## Task goal
Using the entries that follow, write out the line containing "1: [2, 3, 4, 5, 6, 7]", the line containing "(e,g) (e,h) (f,i).", and every line between them, exactly and nothing else.
── Information supplied ──
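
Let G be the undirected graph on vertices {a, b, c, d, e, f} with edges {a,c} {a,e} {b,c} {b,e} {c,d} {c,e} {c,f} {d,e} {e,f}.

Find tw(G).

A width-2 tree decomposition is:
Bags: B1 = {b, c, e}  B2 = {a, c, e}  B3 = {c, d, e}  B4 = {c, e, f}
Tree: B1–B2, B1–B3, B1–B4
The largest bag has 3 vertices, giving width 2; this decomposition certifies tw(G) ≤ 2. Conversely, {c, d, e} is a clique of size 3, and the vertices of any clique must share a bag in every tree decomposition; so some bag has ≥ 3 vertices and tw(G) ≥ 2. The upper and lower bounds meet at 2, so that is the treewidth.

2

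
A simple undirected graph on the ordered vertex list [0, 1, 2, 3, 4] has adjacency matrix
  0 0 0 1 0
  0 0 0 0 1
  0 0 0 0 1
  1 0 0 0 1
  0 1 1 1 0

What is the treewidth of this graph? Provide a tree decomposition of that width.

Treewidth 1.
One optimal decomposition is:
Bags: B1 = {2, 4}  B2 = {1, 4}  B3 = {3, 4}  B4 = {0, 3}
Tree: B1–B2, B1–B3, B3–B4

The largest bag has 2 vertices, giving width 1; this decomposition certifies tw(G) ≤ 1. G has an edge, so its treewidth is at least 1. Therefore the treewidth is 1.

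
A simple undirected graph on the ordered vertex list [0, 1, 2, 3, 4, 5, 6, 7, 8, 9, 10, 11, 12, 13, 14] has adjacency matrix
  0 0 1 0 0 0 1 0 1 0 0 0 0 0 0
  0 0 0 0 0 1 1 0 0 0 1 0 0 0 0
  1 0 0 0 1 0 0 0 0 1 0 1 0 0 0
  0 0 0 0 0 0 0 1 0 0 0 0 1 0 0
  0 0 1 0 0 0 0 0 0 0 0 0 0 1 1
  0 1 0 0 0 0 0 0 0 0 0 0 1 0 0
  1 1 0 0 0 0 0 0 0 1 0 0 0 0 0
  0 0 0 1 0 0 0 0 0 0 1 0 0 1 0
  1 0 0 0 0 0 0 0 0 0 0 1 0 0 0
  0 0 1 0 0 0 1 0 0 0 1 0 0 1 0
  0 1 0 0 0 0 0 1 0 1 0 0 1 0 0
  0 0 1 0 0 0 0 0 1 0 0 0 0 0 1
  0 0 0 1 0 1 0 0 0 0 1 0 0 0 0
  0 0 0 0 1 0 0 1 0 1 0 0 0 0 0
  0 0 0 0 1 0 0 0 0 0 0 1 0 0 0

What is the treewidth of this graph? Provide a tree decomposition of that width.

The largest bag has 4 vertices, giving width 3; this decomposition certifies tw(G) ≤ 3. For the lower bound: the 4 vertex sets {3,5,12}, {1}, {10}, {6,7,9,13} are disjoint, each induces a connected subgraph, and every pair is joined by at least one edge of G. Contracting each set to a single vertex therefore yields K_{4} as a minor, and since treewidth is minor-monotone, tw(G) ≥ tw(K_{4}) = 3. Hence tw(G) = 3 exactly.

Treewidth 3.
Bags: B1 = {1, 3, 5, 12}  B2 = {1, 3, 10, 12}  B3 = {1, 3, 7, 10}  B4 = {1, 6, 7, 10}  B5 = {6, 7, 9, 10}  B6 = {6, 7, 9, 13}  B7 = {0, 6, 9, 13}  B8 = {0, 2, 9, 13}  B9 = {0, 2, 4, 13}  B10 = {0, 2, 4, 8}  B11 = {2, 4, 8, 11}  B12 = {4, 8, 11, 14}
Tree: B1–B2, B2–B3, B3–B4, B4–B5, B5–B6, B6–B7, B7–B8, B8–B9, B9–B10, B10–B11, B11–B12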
───
── Information supplied ──
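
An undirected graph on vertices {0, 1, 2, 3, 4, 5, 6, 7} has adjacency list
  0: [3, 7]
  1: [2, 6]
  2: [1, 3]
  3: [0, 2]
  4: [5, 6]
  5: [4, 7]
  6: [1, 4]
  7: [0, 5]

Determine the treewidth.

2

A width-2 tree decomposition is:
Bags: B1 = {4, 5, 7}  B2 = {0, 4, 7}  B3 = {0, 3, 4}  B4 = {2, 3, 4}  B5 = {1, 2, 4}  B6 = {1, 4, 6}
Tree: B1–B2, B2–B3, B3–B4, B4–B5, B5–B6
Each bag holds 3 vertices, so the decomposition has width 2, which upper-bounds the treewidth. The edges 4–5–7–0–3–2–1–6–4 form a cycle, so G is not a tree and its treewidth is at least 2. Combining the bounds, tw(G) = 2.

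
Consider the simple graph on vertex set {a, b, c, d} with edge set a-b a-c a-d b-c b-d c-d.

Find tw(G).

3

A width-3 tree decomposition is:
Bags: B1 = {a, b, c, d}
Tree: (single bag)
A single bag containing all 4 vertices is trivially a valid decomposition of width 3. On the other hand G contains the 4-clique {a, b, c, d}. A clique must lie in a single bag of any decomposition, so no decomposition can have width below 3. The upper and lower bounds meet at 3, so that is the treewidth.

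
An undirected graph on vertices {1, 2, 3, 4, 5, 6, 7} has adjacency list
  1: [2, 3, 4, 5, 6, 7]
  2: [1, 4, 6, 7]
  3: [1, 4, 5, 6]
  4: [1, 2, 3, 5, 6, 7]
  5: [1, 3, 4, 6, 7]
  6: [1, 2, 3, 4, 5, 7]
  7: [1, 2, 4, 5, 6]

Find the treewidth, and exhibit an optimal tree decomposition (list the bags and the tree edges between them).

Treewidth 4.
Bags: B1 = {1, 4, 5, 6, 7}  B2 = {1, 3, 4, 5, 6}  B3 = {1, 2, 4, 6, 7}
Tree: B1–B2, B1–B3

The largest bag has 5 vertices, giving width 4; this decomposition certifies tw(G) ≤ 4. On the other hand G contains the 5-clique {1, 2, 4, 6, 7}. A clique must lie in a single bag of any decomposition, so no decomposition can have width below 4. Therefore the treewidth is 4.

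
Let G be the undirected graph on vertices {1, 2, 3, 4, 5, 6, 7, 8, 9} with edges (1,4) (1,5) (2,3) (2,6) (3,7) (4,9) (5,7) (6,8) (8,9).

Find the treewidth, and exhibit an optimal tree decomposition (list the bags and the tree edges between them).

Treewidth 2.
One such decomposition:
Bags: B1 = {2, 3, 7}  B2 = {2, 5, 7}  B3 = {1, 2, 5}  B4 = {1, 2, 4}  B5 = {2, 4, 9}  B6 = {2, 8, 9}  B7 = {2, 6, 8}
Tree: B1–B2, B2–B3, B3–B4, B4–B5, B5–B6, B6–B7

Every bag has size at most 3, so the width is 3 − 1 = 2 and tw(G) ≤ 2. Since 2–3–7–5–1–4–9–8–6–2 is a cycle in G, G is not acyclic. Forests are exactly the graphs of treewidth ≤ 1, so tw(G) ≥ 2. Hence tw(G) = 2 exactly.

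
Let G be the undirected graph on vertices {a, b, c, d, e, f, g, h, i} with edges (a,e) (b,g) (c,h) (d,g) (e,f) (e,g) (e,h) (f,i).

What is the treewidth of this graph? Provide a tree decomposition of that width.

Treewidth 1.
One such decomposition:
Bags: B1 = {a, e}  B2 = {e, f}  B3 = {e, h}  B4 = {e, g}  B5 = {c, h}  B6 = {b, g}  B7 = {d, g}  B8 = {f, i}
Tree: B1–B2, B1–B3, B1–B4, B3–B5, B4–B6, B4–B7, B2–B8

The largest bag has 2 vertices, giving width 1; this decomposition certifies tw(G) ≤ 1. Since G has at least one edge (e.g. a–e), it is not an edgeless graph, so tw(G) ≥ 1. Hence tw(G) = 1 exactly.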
───
## Result below
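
  1: [2, 3, 4, 5, 6, 7]
  2: [1, 4, 6, 7]
  3: [1, 4, 5, 6]
  4: [1, 2, 3, 5, 6, 7]
  5: [1, 3, 4, 6, 7]
  6: [1, 2, 3, 4, 5, 7]
  7: [1, 2, 4, 5, 6]

Find the treewidth, and exhibit an optimal tree decomposition (list the bags and the tree edges between them).

Treewidth 4.
Bags: B1 = {1, 4, 5, 6, 7}  B2 = {1, 3, 4, 5, 6}  B3 = {1, 2, 4, 6, 7}
Tree: B1–B2, B1–B3

The largest bag has 5 vertices, giving width 4; this decomposition certifies tw(G) ≤ 4. On the other hand G contains the 5-clique {1, 2, 4, 6, 7}. A clique must lie in a single bag of any decomposition, so no decomposition can have width below 4. Therefore the treewidth is 4.

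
Let G be the undirected graph on vertices {1, 2, 3, 4, 5, 6, 7, 8, 9} with edges (1,4) (1,5) (2,3) (2,6) (3,7) (4,9) (5,7) (6,8) (8,9).

Find the treewidth, and exhibit an optimal tree decomposition (list the bags and the tree edges between them).

Treewidth 2.
One such decomposition:
Bags: B1 = {2, 3, 7}  B2 = {2, 5, 7}  B3 = {1, 2, 5}  B4 = {1, 2, 4}  B5 = {2, 4, 9}  B6 = {2, 8, 9}  B7 = {2, 6, 8}
Tree: B1–B2, B2–B3, B3–B4, B4–B5, B5–B6, B6–B7

Every bag has size at most 3, so the width is 3 − 1 = 2 and tw(G) ≤ 2. Since 2–3–7–5–1–4–9–8–6–2 is a cycle in G, G is not acyclic. Forests are exactly the graphs of treewidth ≤ 1, so tw(G) ≥ 2. Hence tw(G) = 2 exactly.

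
Let G be the undirected graph on vertices {a, b, c, d, e, f, g, h, i} with edges (a,e) (b,g) (c,h) (d,g) (e,f) (e,g) (e,h) (f,i).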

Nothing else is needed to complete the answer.